Extracted records
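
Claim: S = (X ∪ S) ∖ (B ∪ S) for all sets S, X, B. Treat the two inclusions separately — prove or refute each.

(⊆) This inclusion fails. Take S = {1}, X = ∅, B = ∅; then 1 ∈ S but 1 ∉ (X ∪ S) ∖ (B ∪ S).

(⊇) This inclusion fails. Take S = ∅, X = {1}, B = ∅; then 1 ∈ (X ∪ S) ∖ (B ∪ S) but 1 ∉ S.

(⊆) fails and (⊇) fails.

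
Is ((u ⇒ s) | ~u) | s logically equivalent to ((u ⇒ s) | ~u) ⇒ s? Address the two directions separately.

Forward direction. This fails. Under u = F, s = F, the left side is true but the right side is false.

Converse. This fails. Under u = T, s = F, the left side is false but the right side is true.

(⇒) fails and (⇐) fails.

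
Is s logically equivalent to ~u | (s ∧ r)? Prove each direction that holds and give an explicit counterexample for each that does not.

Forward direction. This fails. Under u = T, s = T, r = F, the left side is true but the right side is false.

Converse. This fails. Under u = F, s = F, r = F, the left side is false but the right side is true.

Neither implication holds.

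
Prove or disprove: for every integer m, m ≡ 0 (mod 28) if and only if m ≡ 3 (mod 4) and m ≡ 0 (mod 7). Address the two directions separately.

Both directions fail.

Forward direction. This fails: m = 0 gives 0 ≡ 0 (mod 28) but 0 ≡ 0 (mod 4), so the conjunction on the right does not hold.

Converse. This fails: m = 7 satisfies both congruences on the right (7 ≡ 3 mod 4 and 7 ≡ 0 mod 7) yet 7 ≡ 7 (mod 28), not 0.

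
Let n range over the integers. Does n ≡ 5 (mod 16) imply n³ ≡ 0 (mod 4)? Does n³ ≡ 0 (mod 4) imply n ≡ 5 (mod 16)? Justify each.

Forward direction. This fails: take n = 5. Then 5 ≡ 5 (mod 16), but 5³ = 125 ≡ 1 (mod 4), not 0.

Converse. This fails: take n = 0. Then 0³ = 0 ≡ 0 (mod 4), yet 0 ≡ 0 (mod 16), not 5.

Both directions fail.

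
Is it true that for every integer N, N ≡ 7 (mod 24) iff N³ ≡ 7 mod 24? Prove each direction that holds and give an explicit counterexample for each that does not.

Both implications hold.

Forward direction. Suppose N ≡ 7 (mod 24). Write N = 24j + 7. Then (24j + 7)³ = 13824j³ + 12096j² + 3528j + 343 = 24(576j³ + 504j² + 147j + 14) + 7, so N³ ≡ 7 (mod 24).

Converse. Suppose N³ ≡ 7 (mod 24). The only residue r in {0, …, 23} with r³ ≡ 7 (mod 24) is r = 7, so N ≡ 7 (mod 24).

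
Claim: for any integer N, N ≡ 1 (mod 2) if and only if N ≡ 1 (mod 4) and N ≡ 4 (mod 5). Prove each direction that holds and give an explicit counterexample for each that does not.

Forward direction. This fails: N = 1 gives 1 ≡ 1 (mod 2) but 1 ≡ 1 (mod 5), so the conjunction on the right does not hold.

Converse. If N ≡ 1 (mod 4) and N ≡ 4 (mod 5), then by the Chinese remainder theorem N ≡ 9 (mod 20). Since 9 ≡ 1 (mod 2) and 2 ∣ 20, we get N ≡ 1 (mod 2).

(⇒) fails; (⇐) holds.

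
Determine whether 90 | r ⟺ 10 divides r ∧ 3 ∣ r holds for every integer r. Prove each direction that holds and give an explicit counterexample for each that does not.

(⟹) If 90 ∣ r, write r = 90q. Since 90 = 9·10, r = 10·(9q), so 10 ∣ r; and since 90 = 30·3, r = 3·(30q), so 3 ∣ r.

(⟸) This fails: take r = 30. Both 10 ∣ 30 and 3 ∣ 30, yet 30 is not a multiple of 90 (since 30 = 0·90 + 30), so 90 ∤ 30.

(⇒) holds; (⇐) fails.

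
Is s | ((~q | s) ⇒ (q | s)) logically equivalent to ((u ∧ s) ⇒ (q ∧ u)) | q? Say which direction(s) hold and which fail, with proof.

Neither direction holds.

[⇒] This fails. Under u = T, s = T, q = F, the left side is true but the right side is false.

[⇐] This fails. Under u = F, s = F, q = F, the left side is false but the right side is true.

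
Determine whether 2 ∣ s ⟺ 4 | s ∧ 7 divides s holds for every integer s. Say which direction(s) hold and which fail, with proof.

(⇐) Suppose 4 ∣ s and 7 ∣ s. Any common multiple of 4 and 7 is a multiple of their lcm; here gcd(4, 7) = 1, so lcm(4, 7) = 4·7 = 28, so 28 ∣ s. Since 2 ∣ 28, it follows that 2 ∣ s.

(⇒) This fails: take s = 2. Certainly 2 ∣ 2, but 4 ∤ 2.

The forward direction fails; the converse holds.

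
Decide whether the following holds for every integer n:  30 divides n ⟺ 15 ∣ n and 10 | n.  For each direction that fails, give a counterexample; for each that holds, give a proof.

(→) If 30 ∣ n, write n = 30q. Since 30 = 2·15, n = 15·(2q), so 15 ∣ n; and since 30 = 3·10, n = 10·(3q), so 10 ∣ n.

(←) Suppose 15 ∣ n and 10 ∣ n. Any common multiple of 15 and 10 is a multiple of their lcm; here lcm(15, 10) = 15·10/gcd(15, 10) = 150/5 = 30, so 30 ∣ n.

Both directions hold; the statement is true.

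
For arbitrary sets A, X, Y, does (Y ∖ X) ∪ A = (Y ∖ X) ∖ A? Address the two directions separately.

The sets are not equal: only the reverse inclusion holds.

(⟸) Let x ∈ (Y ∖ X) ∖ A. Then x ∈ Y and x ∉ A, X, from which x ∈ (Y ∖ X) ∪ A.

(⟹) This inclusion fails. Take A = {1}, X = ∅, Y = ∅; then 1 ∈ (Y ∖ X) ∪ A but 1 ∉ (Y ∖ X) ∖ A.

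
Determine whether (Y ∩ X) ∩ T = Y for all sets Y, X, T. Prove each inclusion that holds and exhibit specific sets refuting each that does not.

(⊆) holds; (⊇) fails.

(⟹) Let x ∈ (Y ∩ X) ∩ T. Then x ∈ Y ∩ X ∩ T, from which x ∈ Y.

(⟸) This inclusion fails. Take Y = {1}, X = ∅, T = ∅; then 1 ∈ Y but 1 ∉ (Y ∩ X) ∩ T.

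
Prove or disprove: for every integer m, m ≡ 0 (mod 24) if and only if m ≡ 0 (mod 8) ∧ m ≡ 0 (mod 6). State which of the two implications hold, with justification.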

Exercise
Set out the records again, exactly as they appear above.

Written reply
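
Claim: S = (X ∪ S) ∖ (B ∪ S) for all sets S, X, B. Treat the two inclusions separately — prove or refute each.

(⊆) This inclusion fails. Take S = {1}, X = ∅, B = ∅; then 1 ∈ S but 1 ∉ (X ∪ S) ∖ (B ∪ S).

(⊇) This inclusion fails. Take S = ∅, X = {1}, B = ∅; then 1 ∈ (X ∪ S) ∖ (B ∪ S) but 1 ∉ S.

(⊆) fails and (⊇) fails.

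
Is ((u ⇒ s) | ~u) | s logically equivalent to ((u ⇒ s) | ~u) ⇒ s? Address the two directions separately.

Forward direction. This fails. Under u = F, s = F, the left side is true but the right side is false.

Converse. This fails. Under u = T, s = F, the left side is false but the right side is true.

(⇒) fails and (⇐) fails.

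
Is s logically equivalent to ~u | (s ∧ r)? Prove each direction that holds and give an explicit counterexample for each that does not.

Forward direction. This fails. Under u = T, s = T, r = F, the left side is true but the right side is false.

Converse. This fails. Under u = F, s = F, r = F, the left side is false but the right side is true.

Neither implication holds.

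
Prove or disprove: for every integer m, m ≡ 0 (mod 28) if and only if m ≡ 3 (mod 4) and m ≡ 0 (mod 7). Address the two directions separately.

Both directions fail.

Forward direction. This fails: m = 0 gives 0 ≡ 0 (mod 28) but 0 ≡ 0 (mod 4), so the conjunction on the right does not hold.

Converse. This fails: m = 7 satisfies both congruences on the right (7 ≡ 3 mod 4 and 7 ≡ 0 mod 7) yet 7 ≡ 7 (mod 28), not 0.

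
Let n range over the integers. Does n ≡ 5 (mod 16) imply n³ ≡ 0 (mod 4)? Does n³ ≡ 0 (mod 4) imply n ≡ 5 (mod 16)? Justify each.

Forward direction. This fails: take n = 5. Then 5 ≡ 5 (mod 16), but 5³ = 125 ≡ 1 (mod 4), not 0.

Converse. This fails: take n = 0. Then 0³ = 0 ≡ 0 (mod 4), yet 0 ≡ 0 (mod 16), not 5.

Both directions fail.

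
Is it true that for every integer N, N ≡ 7 (mod 24) iff N³ ≡ 7 mod 24? Prove each direction that holds and give an explicit counterexample for each that does not.

Both implications hold.

Forward direction. Suppose N ≡ 7 (mod 24). Write N = 24j + 7. Then (24j + 7)³ = 13824j³ + 12096j² + 3528j + 343 = 24(576j³ + 504j² + 147j + 14) + 7, so N³ ≡ 7 (mod 24).

Converse. Suppose N³ ≡ 7 (mod 24). The only residue r in {0, …, 23} with r³ ≡ 7 (mod 24) is r = 7, so N ≡ 7 (mod 24).

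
Claim: for any integer N, N ≡ 1 (mod 2) if and only if N ≡ 1 (mod 4) and N ≡ 4 (mod 5). Prove each direction that holds and give an explicit counterexample for each that does not.

Forward direction. This fails: N = 1 gives 1 ≡ 1 (mod 2) but 1 ≡ 1 (mod 5), so the conjunction on the right does not hold.

Converse. If N ≡ 1 (mod 4) and N ≡ 4 (mod 5), then by the Chinese remainder theorem N ≡ 9 (mod 20). Since 9 ≡ 1 (mod 2) and 2 ∣ 20, we get N ≡ 1 (mod 2).

(⇒) fails; (⇐) holds.

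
Determine whether 90 | r ⟺ 10 divides r ∧ 3 ∣ r holds for every integer r. Prove each direction that holds and give an explicit counterexample for each that does not.

(⟹) If 90 ∣ r, write r = 90q. Since 90 = 9·10, r = 10·(9q), so 10 ∣ r; and since 90 = 30·3, r = 3·(30q), so 3 ∣ r.

(⟸) This fails: take r = 30. Both 10 ∣ 30 and 3 ∣ 30, yet 30 is not a multiple of 90 (since 30 = 0·90 + 30), so 90 ∤ 30.

(⇒) holds; (⇐) fails.

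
Is s | ((~q | s) ⇒ (q | s)) logically equivalent to ((u ∧ s) ⇒ (q ∧ u)) | q? Say which direction(s) hold and which fail, with proof.

Neither direction holds.

[⇒] This fails. Under u = T, s = T, q = F, the left side is true but the right side is false.

[⇐] This fails. Under u = F, s = F, q = F, the left side is false but the right side is true.

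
Determine whether 2 ∣ s ⟺ 4 | s ∧ 7 divides s holds for every integer s. Say which direction(s) hold and which fail, with proof.

(⇐) Suppose 4 ∣ s and 7 ∣ s. Any common multiple of 4 and 7 is a multiple of their lcm; here gcd(4, 7) = 1, so lcm(4, 7) = 4·7 = 28, so 28 ∣ s. Since 2 ∣ 28, it follows that 2 ∣ s.

(⇒) This fails: take s = 2. Certainly 2 ∣ 2, but 4 ∤ 2.

The forward direction fails; the converse holds.

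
Decide whether the following holds for every integer n:  30 divides n ⟺ 15 ∣ n and 10 | n.  For each direction that fails, give a counterexample; for each that holds, give a proof.

(→) If 30 ∣ n, write n = 30q. Since 30 = 2·15, n = 15·(2q), so 15 ∣ n; and since 30 = 3·10, n = 10·(3q), so 10 ∣ n.

(←) Suppose 15 ∣ n and 10 ∣ n. Any common multiple of 15 and 10 is a multiple of their lcm; here lcm(15, 10) = 15·10/gcd(15, 10) = 150/5 = 30, so 30 ∣ n.

Both directions hold; the statement is true.

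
For arbitrary sets A, X, Y, does (Y ∖ X) ∪ A = (Y ∖ X) ∖ A? Address the two directions separately.

The sets are not equal: only the reverse inclusion holds.

(⟸) Let x ∈ (Y ∖ X) ∖ A. Then x ∈ Y and x ∉ A, X, from which x ∈ (Y ∖ X) ∪ A.

(⟹) This inclusion fails. Take A = {1}, X = ∅, Y = ∅; then 1 ∈ (Y ∖ X) ∪ A but 1 ∉ (Y ∖ X) ∖ A.

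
Determine whether (Y ∩ X) ∩ T = Y for all sets Y, X, T. Prove each inclusion that holds and exhibit specific sets refuting each that does not.

(⊆) holds; (⊇) fails.

(⟹) Let x ∈ (Y ∩ X) ∩ T. Then x ∈ Y ∩ X ∩ T, from which x ∈ Y.

(⟸) This inclusion fails. Take Y = {1}, X = ∅, T = ∅; then 1 ∈ Y but 1 ∉ (Y ∩ X) ∩ T.

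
Prove or disprove: for every integer m, m ≡ 0 (mod 24) if and only if m ≡ 0 (mod 8) ∧ m ≡ 0 (mod 6). State which of the two implications hold, with justification.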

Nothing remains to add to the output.